**Action item**
From the data below, repeat exactly the lines from the line with "i·h2(k)) mod 17." to the line with "Insert the following ticket", both included.

─── Record excerpts

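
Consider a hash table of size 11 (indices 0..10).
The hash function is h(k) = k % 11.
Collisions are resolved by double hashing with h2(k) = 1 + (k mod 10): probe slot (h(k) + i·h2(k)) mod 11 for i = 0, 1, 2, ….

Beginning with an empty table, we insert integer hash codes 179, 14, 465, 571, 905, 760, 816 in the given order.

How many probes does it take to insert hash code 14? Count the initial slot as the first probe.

179 hashes to 3; slot 3 is free → place at 3.
14 hashes to 3, h2=5; 3 taken → place at 8.
465 hashes to 3, h2=6; 3 taken → place at 9.
571 hashes to 10; slot 10 is free → place at 10.
905 hashes to 3, h2=6; 3,9 taken → place at 4.
760 hashes to 1; slot 1 is free → place at 1.
816 hashes to 2; slot 2 is free → place at 2.
Table: [_, 760, 816, 179, 905, _, _, _, 14, 465, 571]

2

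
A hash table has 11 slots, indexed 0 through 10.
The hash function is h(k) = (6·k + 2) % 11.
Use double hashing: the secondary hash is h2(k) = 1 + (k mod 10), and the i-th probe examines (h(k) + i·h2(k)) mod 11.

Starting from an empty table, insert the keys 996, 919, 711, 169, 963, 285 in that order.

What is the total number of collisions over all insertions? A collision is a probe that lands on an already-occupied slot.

996 hashes to 5; slot 5 is free => place at 5.
919 hashes to 5, h2=10; 5 taken => place at 4.
711 hashes to 0; slot 0 is free => place at 0.
169 hashes to 4, h2=10; 4 taken => place at 3.
963 hashes to 5, h2=4; 5 taken => place at 9.
285 hashes to 7; slot 7 is free => place at 7.
Table: [711, -, -, 169, 919, 996, -, 285, -, 963, -]

3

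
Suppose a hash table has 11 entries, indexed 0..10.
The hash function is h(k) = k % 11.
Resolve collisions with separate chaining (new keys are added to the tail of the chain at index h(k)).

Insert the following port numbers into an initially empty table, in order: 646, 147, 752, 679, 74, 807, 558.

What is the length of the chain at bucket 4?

3

646 -> bucket 8
147 -> bucket 4
752 -> bucket 4 (collision)
679 -> bucket 8 (collision)
74 -> bucket 8 (collision)
807 -> bucket 4 (collision)
558 -> bucket 8 (collision)
Final buckets:
0: —
1: —
2: —
3: —
4: 147 -> 752 -> 807
5: —
6: —
7: —
8: 646 -> 679 -> 74 -> 558
9: —
10: —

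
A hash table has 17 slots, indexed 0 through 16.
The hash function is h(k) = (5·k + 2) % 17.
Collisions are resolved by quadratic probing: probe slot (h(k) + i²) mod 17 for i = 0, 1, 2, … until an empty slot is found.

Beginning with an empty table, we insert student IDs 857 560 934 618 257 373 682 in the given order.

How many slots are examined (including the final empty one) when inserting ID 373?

3

Insert 857: h=3, slot 3 empty => index 3.
Insert 560: h=14, slot 14 empty => index 14.
Insert 934: h=14, slot 14 occupied => index 15.
Insert 618: h=15, slot 15 occupied => index 16.
Insert 257: h=12, slot 12 empty => index 12.
Insert 373: h=14, slots 14,15 occupied => index 1.
Insert 682: h=12, slot 12 occupied => index 13.
Table: [., 373, ., 857, ., ., ., ., ., ., ., ., 257, 682, 560, 934, 618]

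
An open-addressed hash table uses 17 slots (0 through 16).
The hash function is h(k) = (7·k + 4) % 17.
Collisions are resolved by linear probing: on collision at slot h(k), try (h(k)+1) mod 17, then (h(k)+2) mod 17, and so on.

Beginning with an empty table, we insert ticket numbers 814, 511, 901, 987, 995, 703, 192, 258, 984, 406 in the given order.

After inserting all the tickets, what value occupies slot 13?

814: h=7 => slot 7
511: h=11 => slot 11
901: h=4 => slot 4
987: h=11, probe 11,12 => slot 12
995: h=16 => slot 16
703: h=12, probe 12,13 => slot 13
192: h=5 => slot 5
258: h=8 => slot 8
984: h=7, probe 7,8,9 => slot 9
406: h=7, probe 7,8,9,10 => slot 10
Table: [-, -, -, -, 901, 192, -, 814, 258, 984, 406, 511, 987, 703, -, -, 995]

703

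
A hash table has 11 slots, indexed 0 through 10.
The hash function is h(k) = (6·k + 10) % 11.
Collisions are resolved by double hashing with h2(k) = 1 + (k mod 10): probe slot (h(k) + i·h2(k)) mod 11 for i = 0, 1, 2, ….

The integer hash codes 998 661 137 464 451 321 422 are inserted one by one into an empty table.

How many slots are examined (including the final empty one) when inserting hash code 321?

2

998: h=3 => slot 3
661: h=5 => slot 5
137: h=7 => slot 7
464: h=0 => slot 0
451: h=10 => slot 10
321: h=0, h2=2, probe 0,2 => slot 2
422: h=1 => slot 1
Table: [464, 422, 321, 998, _, 661, _, 137, _, _, 451]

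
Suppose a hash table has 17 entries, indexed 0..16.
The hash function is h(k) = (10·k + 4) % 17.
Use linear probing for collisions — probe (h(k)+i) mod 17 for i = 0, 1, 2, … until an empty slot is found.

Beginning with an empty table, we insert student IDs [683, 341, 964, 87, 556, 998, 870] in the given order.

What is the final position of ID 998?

8

683 hashes to 0; slot 0 is free => place at 0.
341 hashes to 14; slot 14 is free => place at 14.
964 hashes to 5; slot 5 is free => place at 5.
87 hashes to 7; slot 7 is free => place at 7.
556 hashes to 5; 5 taken => place at 6.
998 hashes to 5; 5,6,7 taken => place at 8.
870 hashes to 0; 0 taken => place at 1.
Table: [683, 870, -, -, -, 964, 556, 87, 998, -, -, -, -, -, 341, -, -]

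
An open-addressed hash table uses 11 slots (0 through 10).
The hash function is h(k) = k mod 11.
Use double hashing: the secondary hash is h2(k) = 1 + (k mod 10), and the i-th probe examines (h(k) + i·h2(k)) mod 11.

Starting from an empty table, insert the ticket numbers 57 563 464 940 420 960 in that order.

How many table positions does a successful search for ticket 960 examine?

2

57: h=2 -> slot 2
563: h=2, h2=4, probe 2,6 -> slot 6
464: h=2, h2=5, probe 2,7 -> slot 7
940: h=5 -> slot 5
420: h=2, h2=1, probe 2,3 -> slot 3
960: h=3, h2=1, probe 3,4 -> slot 4
Table: [-, -, 57, 420, 960, 940, 563, 464, -, -, -]
Lookup 960: h=3, h2=1, probe 3,4 → found at 4.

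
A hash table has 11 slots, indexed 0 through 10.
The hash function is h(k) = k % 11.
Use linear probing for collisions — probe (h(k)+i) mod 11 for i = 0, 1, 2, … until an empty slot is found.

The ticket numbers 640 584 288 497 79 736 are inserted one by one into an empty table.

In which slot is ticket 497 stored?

4

640 hashes to 2; slot 2 is free -> place at 2.
584 hashes to 1; slot 1 is free -> place at 1.
288 hashes to 2; 2 taken -> place at 3.
497 hashes to 2; 2,3 taken -> place at 4.
79 hashes to 2; 2,3,4 taken -> place at 5.
736 hashes to 10; slot 10 is free -> place at 10.
Table: [-, 584, 640, 288, 497, 79, -, -, -, -, 736]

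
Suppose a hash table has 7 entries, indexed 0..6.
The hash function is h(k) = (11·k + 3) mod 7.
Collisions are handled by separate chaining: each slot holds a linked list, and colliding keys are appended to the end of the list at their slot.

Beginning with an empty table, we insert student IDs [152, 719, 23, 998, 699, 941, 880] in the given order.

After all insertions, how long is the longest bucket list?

3

Insert 152: h=2, bucket 2 empty -> new chain.
Insert 719: h=2, bucket 2 nonempty -> append to chain.
Insert 23: h=4, bucket 4 empty -> new chain.
Insert 998: h=5, bucket 5 empty -> new chain.
Insert 699: h=6, bucket 6 empty -> new chain.
Insert 941: h=1, bucket 1 empty -> new chain.
Insert 880: h=2, bucket 2 nonempty -> append to chain.
Final buckets:
0: _
1: 941
2: 152 -> 719 -> 880
3: _
4: 23
5: 998
6: 699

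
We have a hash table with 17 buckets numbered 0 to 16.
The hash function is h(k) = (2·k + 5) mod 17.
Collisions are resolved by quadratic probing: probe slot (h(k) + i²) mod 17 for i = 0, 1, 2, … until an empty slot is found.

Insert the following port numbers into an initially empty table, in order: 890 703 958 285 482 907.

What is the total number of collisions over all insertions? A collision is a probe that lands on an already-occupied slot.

10

Insert 890: h=0, slot 0 empty -> index 0.
Insert 703: h=0, slot 0 occupied -> index 1.
Insert 958: h=0, slots 0,1 occupied -> index 4.
Insert 285: h=14, slot 14 empty -> index 14.
Insert 482: h=0, slots 0,1,4 occupied -> index 9.
Insert 907: h=0, slots 0,1,4,9 occupied -> index 16.
Table: [890, 703, -, -, 958, -, -, -, -, 482, -, -, -, -, 285, -, 907]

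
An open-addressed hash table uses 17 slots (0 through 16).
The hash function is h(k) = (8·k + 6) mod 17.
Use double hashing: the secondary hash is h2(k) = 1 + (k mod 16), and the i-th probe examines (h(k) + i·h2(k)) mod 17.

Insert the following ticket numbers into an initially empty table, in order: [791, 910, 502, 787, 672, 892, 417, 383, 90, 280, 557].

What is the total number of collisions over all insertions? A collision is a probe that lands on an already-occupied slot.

Insert 791: h=10, slot 10 empty -> index 10.
Insert 910: h=10, h2=15, slot 10 occupied -> index 8.
Insert 502: h=10, h2=7, slot 10 occupied -> index 0.
Insert 787: h=12, slot 12 empty -> index 12.
Insert 672: h=10, h2=1, slot 10 occupied -> index 11.
Insert 892: h=2, slot 2 empty -> index 2.
Insert 417: h=10, h2=2, slots 10,12 occupied -> index 14.
Insert 383: h=10, h2=16, slot 10 occupied -> index 9.
Insert 90: h=12, h2=11, slot 12 occupied -> index 6.
Insert 280: h=2, h2=9, slots 2,11 occupied -> index 3.
Insert 557: h=8, h2=14, slot 8 occupied -> index 5.
Table: [502, _, 892, 280, _, 557, 90, _, 910, 383, 791, 672, 787, _, 417, _, _]

10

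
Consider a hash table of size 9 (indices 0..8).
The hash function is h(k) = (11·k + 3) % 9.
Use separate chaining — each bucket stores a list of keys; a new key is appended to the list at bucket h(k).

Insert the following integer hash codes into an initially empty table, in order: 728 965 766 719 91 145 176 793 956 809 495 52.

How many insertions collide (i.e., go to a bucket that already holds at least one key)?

6

728 -> bucket 1
965 -> bucket 7
766 -> bucket 5
719 -> bucket 1 (collision)
91 -> bucket 5 (collision)
145 -> bucket 5 (collision)
176 -> bucket 4
793 -> bucket 5 (collision)
956 -> bucket 7 (collision)
809 -> bucket 1 (collision)
495 -> bucket 3
52 -> bucket 8
Final buckets:
0: _
1: 728 -> 719 -> 809
2: _
3: 495
4: 176
5: 766 -> 91 -> 145 -> 793
6: _
7: 965 -> 956
8: 52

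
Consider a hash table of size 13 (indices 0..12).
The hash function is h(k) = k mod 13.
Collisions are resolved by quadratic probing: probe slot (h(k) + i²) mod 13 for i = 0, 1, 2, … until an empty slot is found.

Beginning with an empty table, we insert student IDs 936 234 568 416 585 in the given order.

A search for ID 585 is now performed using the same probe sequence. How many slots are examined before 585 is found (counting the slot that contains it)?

Insert 936: h=0, slot 0 empty => index 0.
Insert 234: h=0, slot 0 occupied => index 1.
Insert 568: h=9, slot 9 empty => index 9.
Insert 416: h=0, slots 0,1 occupied => index 4.
Insert 585: h=0, slots 0,1,4,9 occupied => index 3.
Table: [936, 234, ., 585, 416, ., ., ., ., 568, ., ., .]
Lookup 585: h=0, probe 0,1,4,9,3 → found at 3.

5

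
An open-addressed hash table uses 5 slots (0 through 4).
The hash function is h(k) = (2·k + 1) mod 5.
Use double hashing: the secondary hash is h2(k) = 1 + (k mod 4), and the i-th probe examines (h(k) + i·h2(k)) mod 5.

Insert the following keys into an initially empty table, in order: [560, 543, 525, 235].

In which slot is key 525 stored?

3

Insert 560: h=1, slot 1 empty -> index 1.
Insert 543: h=2, slot 2 empty -> index 2.
Insert 525: h=1, h2=2, slot 1 occupied -> index 3.
Insert 235: h=1, h2=4, slot 1 occupied -> index 0.
Table: [235, 560, 543, 525, _]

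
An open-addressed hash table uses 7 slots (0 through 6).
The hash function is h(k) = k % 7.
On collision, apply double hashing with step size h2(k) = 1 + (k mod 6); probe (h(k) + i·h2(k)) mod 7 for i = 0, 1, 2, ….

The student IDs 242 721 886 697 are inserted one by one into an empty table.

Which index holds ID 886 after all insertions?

242 hashes to 4; slot 4 is free => place at 4.
721 hashes to 0; slot 0 is free => place at 0.
886 hashes to 4, h2=5; 4 taken => place at 2.
697 hashes to 4, h2=2; 4 taken => place at 6.
Table: [721, ∅, 886, ∅, 242, ∅, 697]

2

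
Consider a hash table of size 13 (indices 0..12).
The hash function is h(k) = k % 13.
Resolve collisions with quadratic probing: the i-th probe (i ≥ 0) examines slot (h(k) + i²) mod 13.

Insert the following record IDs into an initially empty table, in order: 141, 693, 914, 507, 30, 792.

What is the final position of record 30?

8

Insert 141: h=11, slot 11 empty => index 11.
Insert 693: h=4, slot 4 empty => index 4.
Insert 914: h=4, slot 4 occupied => index 5.
Insert 507: h=0, slot 0 empty => index 0.
Insert 30: h=4, slots 4,5 occupied => index 8.
Insert 792: h=12, slot 12 empty => index 12.
Table: [507, —, —, —, 693, 914, —, —, 30, —, —, 141, 792]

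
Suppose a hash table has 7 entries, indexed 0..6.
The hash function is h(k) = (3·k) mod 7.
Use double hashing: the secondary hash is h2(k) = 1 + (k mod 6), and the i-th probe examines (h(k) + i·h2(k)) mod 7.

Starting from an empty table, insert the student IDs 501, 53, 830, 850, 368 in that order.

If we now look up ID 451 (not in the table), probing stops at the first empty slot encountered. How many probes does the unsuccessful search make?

3

501 hashes to 5; slot 5 is free => place at 5.
53 hashes to 5, h2=6; 5 taken => place at 4.
830 hashes to 5, h2=3; 5 taken => place at 1.
850 hashes to 2; slot 2 is free => place at 2.
368 hashes to 5, h2=3; 5,1,4 taken => place at 0.
Table: [368, 830, 850, -, 53, 501, -]
Lookup 451: h=2, h2=2, probe 2,4,6 → slot 6 empty, not found.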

──────

**Task output**
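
Use double hashing: the secondary hash is h2(k) = 1 + (k mod 16), and the i-th probe examines (h(k) + i·h2(k)) mod 17.

Insert the following ticket numbers into an initially empty table, in order: [791, 910, 502, 787, 672, 892, 417, 383, 90, 280, 557].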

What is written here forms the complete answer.